TASK DETAILS –
Go through the listing and copy each line with the string "central".

DATA FOR ANALYSIS –
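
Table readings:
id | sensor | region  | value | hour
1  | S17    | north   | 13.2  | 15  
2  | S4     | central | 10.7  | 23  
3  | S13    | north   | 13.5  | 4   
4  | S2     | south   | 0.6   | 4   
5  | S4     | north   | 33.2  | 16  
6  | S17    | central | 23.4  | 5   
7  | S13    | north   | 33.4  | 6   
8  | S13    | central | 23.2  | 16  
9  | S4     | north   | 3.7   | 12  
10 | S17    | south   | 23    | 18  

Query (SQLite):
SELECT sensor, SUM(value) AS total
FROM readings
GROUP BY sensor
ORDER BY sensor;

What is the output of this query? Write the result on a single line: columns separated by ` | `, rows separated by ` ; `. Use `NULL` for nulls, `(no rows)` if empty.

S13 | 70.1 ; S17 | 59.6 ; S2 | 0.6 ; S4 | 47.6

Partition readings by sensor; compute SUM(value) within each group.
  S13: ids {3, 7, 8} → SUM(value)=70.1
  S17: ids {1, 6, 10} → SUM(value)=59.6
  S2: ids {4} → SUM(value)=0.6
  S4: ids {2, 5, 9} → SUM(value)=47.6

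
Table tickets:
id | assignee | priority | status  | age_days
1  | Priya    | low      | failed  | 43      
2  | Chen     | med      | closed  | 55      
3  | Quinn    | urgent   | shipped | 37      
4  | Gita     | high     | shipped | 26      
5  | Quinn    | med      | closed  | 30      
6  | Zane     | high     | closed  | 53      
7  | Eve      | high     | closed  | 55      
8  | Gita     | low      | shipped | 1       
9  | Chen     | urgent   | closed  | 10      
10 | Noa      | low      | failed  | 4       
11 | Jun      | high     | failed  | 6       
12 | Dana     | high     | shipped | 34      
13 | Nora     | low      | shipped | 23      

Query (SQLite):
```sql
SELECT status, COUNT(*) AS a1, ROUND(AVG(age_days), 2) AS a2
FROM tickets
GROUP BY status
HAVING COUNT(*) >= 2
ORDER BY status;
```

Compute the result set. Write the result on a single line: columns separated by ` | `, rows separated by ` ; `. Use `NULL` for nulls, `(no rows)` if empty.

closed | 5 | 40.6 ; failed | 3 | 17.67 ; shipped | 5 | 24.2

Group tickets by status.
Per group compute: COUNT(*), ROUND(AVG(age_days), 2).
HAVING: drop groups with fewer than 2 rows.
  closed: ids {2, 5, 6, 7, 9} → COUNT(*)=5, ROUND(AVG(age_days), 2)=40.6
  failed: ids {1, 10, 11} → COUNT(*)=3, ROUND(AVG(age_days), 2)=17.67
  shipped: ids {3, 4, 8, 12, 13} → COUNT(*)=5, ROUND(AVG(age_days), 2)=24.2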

EXERCISE SOLUTION –
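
2  | S4     | central | 10.7  | 23  
6  | S17    | central | 23.4  | 5   
8  | S13    | central | 23.2  | 16  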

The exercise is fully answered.